> _Task prompt_: Each entry should be written out again exactly, so that nothing is lost.

> _Records provided_:
* * * * * * * * *
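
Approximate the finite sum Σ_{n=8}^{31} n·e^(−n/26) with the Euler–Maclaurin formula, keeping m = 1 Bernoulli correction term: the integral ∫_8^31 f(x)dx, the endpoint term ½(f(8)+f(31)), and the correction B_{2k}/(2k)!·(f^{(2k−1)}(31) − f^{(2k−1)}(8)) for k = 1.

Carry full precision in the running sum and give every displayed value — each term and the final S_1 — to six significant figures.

∫_8^31 x·e^(−x/26) dx evaluates to 200.048.
½[f(8) + f(31)] = ½[5.88113 + 9.40912] = 7.64513.
So far: 207.694.
k=1: B_{2}/(2)! × [f^{(1)}(31) − f^{(1)}(8)] = 1/12 × (-0.0583692 − 0.508944) = -0.0472761.

S_1 ≈ 207.646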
* * * * * * * * *
> _Answer_:
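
Approximate the finite sum Σ_{n=8}^{31} n·e^(−n/26) with the Euler–Maclaurin formula, keeping m = 1 Bernoulli correction term: the integral ∫_8^31 f(x)dx, the endpoint term ½(f(8)+f(31)), and the correction B_{2k}/(2k)!·(f^{(2k−1)}(31) − f^{(2k−1)}(8)) for k = 1.

Carry full precision in the running sum and give every displayed value — each term and the final S_1 — to six significant figures.

∫_8^31 x·e^(−x/26) dx evaluates to 200.048.
½[f(8) + f(31)] = ½[5.88113 + 9.40912] = 7.64513.
So far: 207.694.
k=1: B_{2}/(2)! × [f^{(1)}(31) − f^{(1)}(8)] = 1/12 × (-0.0583692 − 0.508944) = -0.0472761.

S_1 ≈ 207.646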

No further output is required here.